DATASET Block Start

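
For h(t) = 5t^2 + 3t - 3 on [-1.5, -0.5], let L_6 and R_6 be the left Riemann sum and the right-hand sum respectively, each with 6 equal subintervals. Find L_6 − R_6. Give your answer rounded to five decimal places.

L_6 ≈ 0.0231481.
R_6 ≈ -1.1435185.
L_6 − R_6 ≈ 1.16667.

1.16667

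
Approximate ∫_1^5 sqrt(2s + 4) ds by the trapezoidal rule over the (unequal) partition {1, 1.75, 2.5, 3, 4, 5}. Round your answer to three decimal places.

Subinterval widths: 0.75, 0.75, 0.5, 1, 1.
f(1) ≈ 2.449, f(1.75) ≈ 2.739, f(2.5) ≈ 3.000, f(3) ≈ 3.162, f(4) ≈ 3.464, f(5) ≈ 3.742.
On each subinterval the trapezoid contributes (Δs_i/2)·[f(s_{i-1}) + f(s_i)].
Sum ≈ 12.554.

12.554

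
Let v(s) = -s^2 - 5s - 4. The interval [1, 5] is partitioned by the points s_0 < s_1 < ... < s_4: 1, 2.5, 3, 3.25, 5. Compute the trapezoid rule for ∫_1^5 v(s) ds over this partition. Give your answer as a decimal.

Subinterval widths: 1.5, 0.5, 0.25, 1.75.
v(1) = -10, v(2.5) = -22.75, v(3) = -28, v(3.25) = -30.8125, v(5) = -54.
On each subinterval the trapezoid contributes (Δs_i/2)·[v(s_{i-1}) + v(s_i)].
Sum = -118.8125.

-118.8125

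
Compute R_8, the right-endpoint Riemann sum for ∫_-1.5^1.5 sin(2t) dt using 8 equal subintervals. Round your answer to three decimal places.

0.053

Δt = (1.5 − (-1.5))/8 = 0.375.
Right endpoints: -1.125, -0.75, -0.375, 0, 0.375, 0.75, 1.125, 1.5.
f(-1.125) ≈ -0.778, f(-0.75) ≈ -0.997, f(-0.375) ≈ -0.682, f(0) ≈ 0.000, f(0.375) ≈ 0.682, f(0.75) ≈ 0.997, f(1.125) ≈ 0.778, f(1.5) ≈ 0.141.
Sum = Δt · [f(-1.125) + f(-0.75) + f(-0.375) + ...].
Sum ≈ 0.053.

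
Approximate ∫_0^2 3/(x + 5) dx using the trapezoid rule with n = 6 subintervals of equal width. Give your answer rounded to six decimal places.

1.009961

Δx = (2 − 0)/6 = 1/3.
f(0) = 0.6, f(1/3) = 0.5625, f(2/3) = 9/17, f(1) = 0.5, f(4/3) = 9/19, f(5/3) = 0.45, f(2) = 3/7.
T_6 = (Δx/2)·[f(x_0) + 2f(x_1) + ... + 2f(x_{5}) + f(x_6)].
Sum ≈ 1.009961.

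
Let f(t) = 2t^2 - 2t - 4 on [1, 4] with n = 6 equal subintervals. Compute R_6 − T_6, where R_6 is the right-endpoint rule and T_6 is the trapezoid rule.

6

R_6 = 21.25.
T_6 = 15.25.
R_6 − T_6 = 6.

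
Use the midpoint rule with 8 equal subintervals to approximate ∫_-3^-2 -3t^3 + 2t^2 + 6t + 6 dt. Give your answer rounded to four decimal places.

Δt = (-2 − (-3))/8 = 0.125.
Midpoints: -2.9375, -2.8125, -2.6875, -2.5625, -2.4375, -2.3125, -2.1875, -2.0625.
f(-2.9375) = 334541/4096, f(-2.8125) = 293631/4096, f(-2.6875) = 256217/4096, f(-2.5625) = 222155/4096, f(-2.4375) = 191301/4096, f(-2.3125) = 163511/4096, f(-2.1875) = 138641/4096, f(-2.0625) = 116547/4096.
Sum = Δt · [f(-2.9375) + f(-2.8125) + f(-2.6875) + ...].
Sum ≈ 52.3848.

52.3848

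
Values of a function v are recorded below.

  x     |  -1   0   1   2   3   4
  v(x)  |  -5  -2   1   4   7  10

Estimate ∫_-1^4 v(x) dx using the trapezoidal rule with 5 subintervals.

12.5

Δx = 1.
T_5 = (1/2)·[(-5) + 2·(-2) + 2·1 + 2·4 + 2·7 + 10] = 12.5.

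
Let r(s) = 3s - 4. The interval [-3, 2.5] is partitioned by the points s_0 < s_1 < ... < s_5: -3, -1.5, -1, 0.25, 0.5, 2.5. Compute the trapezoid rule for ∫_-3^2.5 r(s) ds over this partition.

-26.125

Subinterval widths: 1.5, 0.5, 1.25, 0.25, 2.
r(-3) = -13, r(-1.5) = -8.5, r(-1) = -7, r(0.25) = -3.25, r(0.5) = -2.5, r(2.5) = 3.5.
On each subinterval the trapezoid contributes (Δs_i/2)·[r(s_{i-1}) + r(s_i)].
Sum = -26.125.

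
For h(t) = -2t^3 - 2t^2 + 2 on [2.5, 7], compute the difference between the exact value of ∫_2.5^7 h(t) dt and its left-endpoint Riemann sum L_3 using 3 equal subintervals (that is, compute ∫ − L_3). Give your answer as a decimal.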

DATASET Block End

→ YOUR INSTRUCTIONS
Each record shown above must be reproduced exactly.

→ WORKED SOLUTION
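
For h(t) = 5t^2 + 3t - 3 on [-1.5, -0.5], let L_6 and R_6 be the left Riemann sum and the right-hand sum respectively, each with 6 equal subintervals. Find L_6 − R_6. Give your answer rounded to five decimal places.

L_6 ≈ 0.0231481.
R_6 ≈ -1.1435185.
L_6 − R_6 ≈ 1.16667.

1.16667

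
Approximate ∫_1^5 sqrt(2s + 4) ds by the trapezoidal rule over the (unequal) partition {1, 1.75, 2.5, 3, 4, 5}. Round your answer to three decimal places.

Subinterval widths: 0.75, 0.75, 0.5, 1, 1.
f(1) ≈ 2.449, f(1.75) ≈ 2.739, f(2.5) ≈ 3.000, f(3) ≈ 3.162, f(4) ≈ 3.464, f(5) ≈ 3.742.
On each subinterval the trapezoid contributes (Δs_i/2)·[f(s_{i-1}) + f(s_i)].
Sum ≈ 12.554.

12.554

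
Let v(s) = -s^2 - 5s - 4. The interval [1, 5] is partitioned by the points s_0 < s_1 < ... < s_4: 1, 2.5, 3, 3.25, 5. Compute the trapezoid rule for ∫_1^5 v(s) ds over this partition. Give your answer as a decimal.

Subinterval widths: 1.5, 0.5, 0.25, 1.75.
v(1) = -10, v(2.5) = -22.75, v(3) = -28, v(3.25) = -30.8125, v(5) = -54.
On each subinterval the trapezoid contributes (Δs_i/2)·[v(s_{i-1}) + v(s_i)].
Sum = -118.8125.

-118.8125

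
Compute R_8, the right-endpoint Riemann sum for ∫_-1.5^1.5 sin(2t) dt using 8 equal subintervals. Round your answer to three decimal places.

0.053

Δt = (1.5 − (-1.5))/8 = 0.375.
Right endpoints: -1.125, -0.75, -0.375, 0, 0.375, 0.75, 1.125, 1.5.
f(-1.125) ≈ -0.778, f(-0.75) ≈ -0.997, f(-0.375) ≈ -0.682, f(0) ≈ 0.000, f(0.375) ≈ 0.682, f(0.75) ≈ 0.997, f(1.125) ≈ 0.778, f(1.5) ≈ 0.141.
Sum = Δt · [f(-1.125) + f(-0.75) + f(-0.375) + ...].
Sum ≈ 0.053.

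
Approximate ∫_0^2 3/(x + 5) dx using the trapezoid rule with n = 6 subintervals of equal width. Give your answer rounded to six decimal places.

1.009961

Δx = (2 − 0)/6 = 1/3.
f(0) = 0.6, f(1/3) = 0.5625, f(2/3) = 9/17, f(1) = 0.5, f(4/3) = 9/19, f(5/3) = 0.45, f(2) = 3/7.
T_6 = (Δx/2)·[f(x_0) + 2f(x_1) + ... + 2f(x_{5}) + f(x_6)].
Sum ≈ 1.009961.

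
Let f(t) = 2t^2 - 2t - 4 on [1, 4] with n = 6 equal subintervals. Compute R_6 − T_6, where R_6 is the right-endpoint rule and T_6 is the trapezoid rule.

6

R_6 = 21.25.
T_6 = 15.25.
R_6 − T_6 = 6.

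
Use the midpoint rule with 8 equal subintervals to approximate ∫_-3^-2 -3t^3 + 2t^2 + 6t + 6 dt. Give your answer rounded to four decimal places.

Δt = (-2 − (-3))/8 = 0.125.
Midpoints: -2.9375, -2.8125, -2.6875, -2.5625, -2.4375, -2.3125, -2.1875, -2.0625.
f(-2.9375) = 334541/4096, f(-2.8125) = 293631/4096, f(-2.6875) = 256217/4096, f(-2.5625) = 222155/4096, f(-2.4375) = 191301/4096, f(-2.3125) = 163511/4096, f(-2.1875) = 138641/4096, f(-2.0625) = 116547/4096.
Sum = Δt · [f(-2.9375) + f(-2.8125) + f(-2.6875) + ...].
Sum ≈ 52.3848.

52.3848

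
Values of a function v are recorded below.

  x     |  -1   0   1   2   3   4
  v(x)  |  -5  -2   1   4   7  10

Estimate ∫_-1^4 v(x) dx using the trapezoidal rule with 5 subintervals.

12.5

Δx = 1.
T_5 = (1/2)·[(-5) + 2·(-2) + 2·1 + 2·4 + 2·7 + 10] = 12.5.

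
Let r(s) = 3s - 4. The interval [-3, 2.5] is partitioned by the points s_0 < s_1 < ... < s_5: -3, -1.5, -1, 0.25, 0.5, 2.5. Compute the trapezoid rule for ∫_-3^2.5 r(s) ds over this partition.

-26.125

Subinterval widths: 1.5, 0.5, 1.25, 0.25, 2.
r(-3) = -13, r(-1.5) = -8.5, r(-1) = -7, r(0.25) = -3.25, r(0.5) = -2.5, r(2.5) = 3.5.
On each subinterval the trapezoid contributes (Δs_i/2)·[r(s_{i-1}) + r(s_i)].
Sum = -26.125.

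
For h(t) = -2t^3 - 2t^2 + 2 on [2.5, 7], compute the difference between the exact value of ∫_2.5^7 h(t) dt and its left-endpoint Riemann sum L_3 using 3 equal subintervals (that is, compute ∫ − L_3). Give your answer as a decimal.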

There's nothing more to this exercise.